(Activity) An exact copy of each record is required.

(Source material)

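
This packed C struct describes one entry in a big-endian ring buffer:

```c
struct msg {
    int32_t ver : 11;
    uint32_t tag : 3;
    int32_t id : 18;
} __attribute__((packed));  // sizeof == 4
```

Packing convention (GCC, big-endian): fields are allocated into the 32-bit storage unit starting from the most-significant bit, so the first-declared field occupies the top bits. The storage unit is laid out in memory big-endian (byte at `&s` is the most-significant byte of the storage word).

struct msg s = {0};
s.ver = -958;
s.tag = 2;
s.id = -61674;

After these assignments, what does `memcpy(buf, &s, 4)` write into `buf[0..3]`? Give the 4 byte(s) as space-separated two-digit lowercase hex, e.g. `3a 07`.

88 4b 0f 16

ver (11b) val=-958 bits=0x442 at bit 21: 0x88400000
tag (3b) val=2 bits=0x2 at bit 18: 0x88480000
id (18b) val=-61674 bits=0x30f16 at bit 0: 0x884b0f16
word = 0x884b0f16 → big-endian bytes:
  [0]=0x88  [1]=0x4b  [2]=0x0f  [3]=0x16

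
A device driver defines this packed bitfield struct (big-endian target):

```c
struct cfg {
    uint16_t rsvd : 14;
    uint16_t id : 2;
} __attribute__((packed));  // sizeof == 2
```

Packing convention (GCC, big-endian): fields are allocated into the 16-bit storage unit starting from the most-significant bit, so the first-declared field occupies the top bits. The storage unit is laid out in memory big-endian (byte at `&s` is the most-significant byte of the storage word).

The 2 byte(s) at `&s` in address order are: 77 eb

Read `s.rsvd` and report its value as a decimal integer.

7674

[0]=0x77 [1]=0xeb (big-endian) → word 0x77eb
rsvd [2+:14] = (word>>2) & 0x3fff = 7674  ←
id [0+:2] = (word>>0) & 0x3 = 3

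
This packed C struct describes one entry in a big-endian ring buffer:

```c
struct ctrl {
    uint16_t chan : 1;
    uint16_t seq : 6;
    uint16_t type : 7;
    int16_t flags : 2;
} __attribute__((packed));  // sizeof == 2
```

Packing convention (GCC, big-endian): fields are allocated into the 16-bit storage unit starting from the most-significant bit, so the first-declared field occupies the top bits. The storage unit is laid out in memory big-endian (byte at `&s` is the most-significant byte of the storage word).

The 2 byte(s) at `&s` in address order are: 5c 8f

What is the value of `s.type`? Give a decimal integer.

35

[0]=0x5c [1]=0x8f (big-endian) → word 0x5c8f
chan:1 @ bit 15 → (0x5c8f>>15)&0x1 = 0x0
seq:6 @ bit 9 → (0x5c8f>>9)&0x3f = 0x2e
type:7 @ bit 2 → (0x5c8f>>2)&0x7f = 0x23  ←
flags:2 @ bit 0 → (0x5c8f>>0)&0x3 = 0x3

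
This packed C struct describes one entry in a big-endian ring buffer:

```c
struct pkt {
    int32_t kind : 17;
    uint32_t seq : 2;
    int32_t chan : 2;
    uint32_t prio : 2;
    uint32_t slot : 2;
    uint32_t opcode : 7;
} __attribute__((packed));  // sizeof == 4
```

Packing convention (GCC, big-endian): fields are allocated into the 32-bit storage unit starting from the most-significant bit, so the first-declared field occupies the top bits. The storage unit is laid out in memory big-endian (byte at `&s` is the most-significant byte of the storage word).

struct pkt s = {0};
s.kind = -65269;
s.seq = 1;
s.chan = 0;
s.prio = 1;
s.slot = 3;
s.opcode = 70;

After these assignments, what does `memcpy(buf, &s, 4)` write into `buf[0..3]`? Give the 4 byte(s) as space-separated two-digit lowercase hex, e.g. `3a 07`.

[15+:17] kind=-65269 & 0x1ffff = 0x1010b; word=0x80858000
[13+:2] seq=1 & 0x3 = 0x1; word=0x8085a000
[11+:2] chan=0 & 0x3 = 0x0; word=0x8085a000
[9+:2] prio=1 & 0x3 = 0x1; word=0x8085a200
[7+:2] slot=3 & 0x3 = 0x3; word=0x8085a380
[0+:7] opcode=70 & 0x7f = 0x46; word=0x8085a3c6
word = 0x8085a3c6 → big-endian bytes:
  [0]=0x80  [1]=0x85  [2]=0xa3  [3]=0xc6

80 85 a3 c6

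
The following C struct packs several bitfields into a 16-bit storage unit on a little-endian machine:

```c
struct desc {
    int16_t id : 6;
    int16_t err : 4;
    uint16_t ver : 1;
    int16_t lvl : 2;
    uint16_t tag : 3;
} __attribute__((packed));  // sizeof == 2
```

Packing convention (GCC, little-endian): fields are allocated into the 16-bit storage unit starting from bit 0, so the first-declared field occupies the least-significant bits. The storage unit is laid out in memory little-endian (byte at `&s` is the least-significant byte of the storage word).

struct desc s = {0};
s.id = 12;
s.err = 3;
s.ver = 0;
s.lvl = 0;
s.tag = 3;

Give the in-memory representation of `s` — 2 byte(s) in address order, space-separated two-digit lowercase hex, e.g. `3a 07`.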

(The completed task)
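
This packed C struct describes one entry in a big-endian ring buffer:

```c
struct msg {
    int32_t ver : 11;
    uint32_t tag : 3;
    int32_t id : 18;
} __attribute__((packed));  // sizeof == 4
```

Packing convention (GCC, big-endian): fields are allocated into the 32-bit storage unit starting from the most-significant bit, so the first-declared field occupies the top bits. The storage unit is laid out in memory big-endian (byte at `&s` is the most-significant byte of the storage word).

struct msg s = {0};
s.ver = -958;
s.tag = 2;
s.id = -61674;

After these assignments, what does `memcpy(buf, &s, 4)` write into `buf[0..3]`? Give the 4 byte(s) as space-separated two-digit lowercase hex, e.g. `3a 07`.

88 4b 0f 16

ver (11b) val=-958 bits=0x442 at bit 21: 0x88400000
tag (3b) val=2 bits=0x2 at bit 18: 0x88480000
id (18b) val=-61674 bits=0x30f16 at bit 0: 0x884b0f16
word = 0x884b0f16 → big-endian bytes:
  [0]=0x88  [1]=0x4b  [2]=0x0f  [3]=0x16

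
A device driver defines this packed bitfield struct (big-endian target):

```c
struct cfg {
    uint16_t rsvd : 14;
    uint16_t id : 2;
} __attribute__((packed));  // sizeof == 2
```

Packing convention (GCC, big-endian): fields are allocated into the 16-bit storage unit starting from the most-significant bit, so the first-declared field occupies the top bits. The storage unit is laid out in memory big-endian (byte at `&s` is the most-significant byte of the storage word).

The 2 byte(s) at `&s` in address order are: 77 eb

Read `s.rsvd` and report its value as a decimal integer.

7674

[0]=0x77 [1]=0xeb (big-endian) → word 0x77eb
rsvd [2+:14] = (word>>2) & 0x3fff = 7674  ←
id [0+:2] = (word>>0) & 0x3 = 3

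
This packed C struct describes one entry in a big-endian ring buffer:

```c
struct ctrl {
    uint16_t chan : 1;
    uint16_t seq : 6;
    uint16_t type : 7;
    int16_t flags : 2;
} __attribute__((packed));  // sizeof == 2
```

Packing convention (GCC, big-endian): fields are allocated into the 16-bit storage unit starting from the most-significant bit, so the first-declared field occupies the top bits. The storage unit is laid out in memory big-endian (byte at `&s` is the most-significant byte of the storage word).

The 2 byte(s) at `&s` in address order are: 5c 8f

What is the value of `s.type`? Give a decimal integer.

35

[0]=0x5c [1]=0x8f (big-endian) → word 0x5c8f
chan:1 @ bit 15 → (0x5c8f>>15)&0x1 = 0x0
seq:6 @ bit 9 → (0x5c8f>>9)&0x3f = 0x2e
type:7 @ bit 2 → (0x5c8f>>2)&0x7f = 0x23  ←
flags:2 @ bit 0 → (0x5c8f>>0)&0x3 = 0x3

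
This packed C struct describes one entry in a big-endian ring buffer:

```c
struct pkt {
    int32_t kind : 17;
    uint32_t seq : 2;
    int32_t chan : 2;
    uint32_t prio : 2;
    uint32_t slot : 2;
    uint32_t opcode : 7;
} __attribute__((packed));  // sizeof == 4
```

Packing convention (GCC, big-endian): fields are allocated into the 32-bit storage unit starting from the most-significant bit, so the first-declared field occupies the top bits. The storage unit is laid out in memory big-endian (byte at `&s` is the most-significant byte of the storage word).

struct pkt s = {0};
s.kind = -65269;
s.seq = 1;
s.chan = 0;
s.prio = 1;
s.slot = 3;
s.opcode = 70;

After these assignments, what does `memcpy(buf, &s, 4)` write into `buf[0..3]`? Give the 4 byte(s) as space-separated two-digit lowercase hex, e.g. `3a 07`.

[15+:17] kind=-65269 & 0x1ffff = 0x1010b; word=0x80858000
[13+:2] seq=1 & 0x3 = 0x1; word=0x8085a000
[11+:2] chan=0 & 0x3 = 0x0; word=0x8085a000
[9+:2] prio=1 & 0x3 = 0x1; word=0x8085a200
[7+:2] slot=3 & 0x3 = 0x3; word=0x8085a380
[0+:7] opcode=70 & 0x7f = 0x46; word=0x8085a3c6
word = 0x8085a3c6 → big-endian bytes:
  [0]=0x80  [1]=0x85  [2]=0xa3  [3]=0xc6

80 85 a3 c6

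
The following C struct packs several bitfields into a 16-bit storage unit on a little-endian machine:

```c
struct desc {
    int16_t id : 6;
    int16_t err : 4;
    uint16_t ver : 1;
    int16_t lvl : 2;
    uint16_t tag : 3;
} __attribute__((packed));  // sizeof == 2
```

Packing convention (GCC, little-endian): fields are allocated into the 16-bit storage unit starting from bit 0, so the first-declared field occupies the least-significant bits. The storage unit is laid out in memory little-endian (byte at `&s` is the least-significant byte of the storage word).

struct desc s = {0};
s.id = 12;
s.err = 3;
s.ver = 0;
s.lvl = 0;
s.tag = 3;

Give the in-memory representation of `s` — 2 byte(s) in address order, space-separated two-digit lowercase hex, e.g. `3a 07`.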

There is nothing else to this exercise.